### Task description
Write out, word for word, only the lines from the one containing "Each employee is" through the final line of the data.

Segment Start: Data for this task

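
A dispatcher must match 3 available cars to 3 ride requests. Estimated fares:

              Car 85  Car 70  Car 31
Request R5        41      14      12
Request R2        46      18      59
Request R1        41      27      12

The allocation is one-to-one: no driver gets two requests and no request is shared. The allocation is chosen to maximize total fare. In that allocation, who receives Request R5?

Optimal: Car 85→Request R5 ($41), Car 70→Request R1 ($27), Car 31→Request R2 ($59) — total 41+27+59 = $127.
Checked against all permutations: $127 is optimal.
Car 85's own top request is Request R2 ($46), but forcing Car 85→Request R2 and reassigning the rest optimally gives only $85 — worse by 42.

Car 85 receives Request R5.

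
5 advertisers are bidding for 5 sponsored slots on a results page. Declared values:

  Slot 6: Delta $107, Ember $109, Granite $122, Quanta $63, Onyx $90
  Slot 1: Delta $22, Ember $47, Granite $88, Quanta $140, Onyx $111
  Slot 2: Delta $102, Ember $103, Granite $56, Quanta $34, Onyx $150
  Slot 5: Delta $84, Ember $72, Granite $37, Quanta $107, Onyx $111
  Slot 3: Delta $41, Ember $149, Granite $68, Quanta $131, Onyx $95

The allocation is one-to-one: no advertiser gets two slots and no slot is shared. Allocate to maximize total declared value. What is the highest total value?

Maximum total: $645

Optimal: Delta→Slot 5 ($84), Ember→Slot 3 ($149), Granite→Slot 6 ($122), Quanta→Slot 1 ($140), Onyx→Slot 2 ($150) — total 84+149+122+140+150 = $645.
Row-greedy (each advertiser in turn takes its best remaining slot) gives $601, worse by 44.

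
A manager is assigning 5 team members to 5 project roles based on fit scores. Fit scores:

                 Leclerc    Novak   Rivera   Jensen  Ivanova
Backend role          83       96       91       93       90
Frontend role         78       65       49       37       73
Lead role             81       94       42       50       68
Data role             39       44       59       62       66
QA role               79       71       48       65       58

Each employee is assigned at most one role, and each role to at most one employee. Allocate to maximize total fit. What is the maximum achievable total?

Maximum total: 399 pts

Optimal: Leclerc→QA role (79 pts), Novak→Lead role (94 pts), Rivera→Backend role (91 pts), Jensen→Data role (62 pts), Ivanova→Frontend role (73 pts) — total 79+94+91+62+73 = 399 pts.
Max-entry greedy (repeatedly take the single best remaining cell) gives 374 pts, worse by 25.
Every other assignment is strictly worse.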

Segment End: Data for this task

### Answer section
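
Each employee is assigned at most one role, and each role to at most one employee. Allocate to maximize total fit. What is the maximum achievable total?

Maximum total: 399 pts

Optimal: Leclerc→QA role (79 pts), Novak→Lead role (94 pts), Rivera→Backend role (91 pts), Jensen→Data role (62 pts), Ivanova→Frontend role (73 pts) — total 79+94+91+62+73 = 399 pts.
Max-entry greedy (repeatedly take the single best remaining cell) gives 374 pts, worse by 25.
Every other assignment is strictly worse.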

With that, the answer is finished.